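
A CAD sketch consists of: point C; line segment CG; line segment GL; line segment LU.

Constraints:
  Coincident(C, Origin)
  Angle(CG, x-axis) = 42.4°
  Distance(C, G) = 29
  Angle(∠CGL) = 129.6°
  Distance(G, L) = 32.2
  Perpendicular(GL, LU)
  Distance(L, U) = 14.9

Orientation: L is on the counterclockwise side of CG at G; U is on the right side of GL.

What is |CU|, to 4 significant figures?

62.90

C is at the origin; CG runs at 42.4° with length 29.0, so G = 29.0·(cos 42.4°, sin 42.4°) = (21.42, 19.55). ∠CGL = 129.6°, so GL runs at 42.4° + (180° − 129.6°) = 92.80° from the x-axis; with |GL| = 32.2, L = G + 32.2·(cos 92.80°, sin 92.80°) = (19.84, 51.72). GL is perpendicular to LU; with |LU| = 14.9 on the right of GL, U = L + 14.9·(0.9988, 0.04885) = (34.72, 52.44). Then |CU| = |U − C| = 62.90.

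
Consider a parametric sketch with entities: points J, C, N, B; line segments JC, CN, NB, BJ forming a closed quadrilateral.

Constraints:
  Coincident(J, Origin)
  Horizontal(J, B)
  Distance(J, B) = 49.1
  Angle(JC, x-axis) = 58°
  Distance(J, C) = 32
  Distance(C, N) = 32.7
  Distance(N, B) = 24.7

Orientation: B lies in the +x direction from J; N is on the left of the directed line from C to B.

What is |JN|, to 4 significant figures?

55.38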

Exercise description: Reproduce, unchanged, the line containing "Distance(N, B) = 24.7" and each line after it through the end of the listing above, and nothing else.

Answer box:
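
  Distance(N, B) = 24.7

Orientation: B lies in the +x direction from J; N is on the left of the directed line from C to B.

What is |JN|, to 4 significant figures?

55.38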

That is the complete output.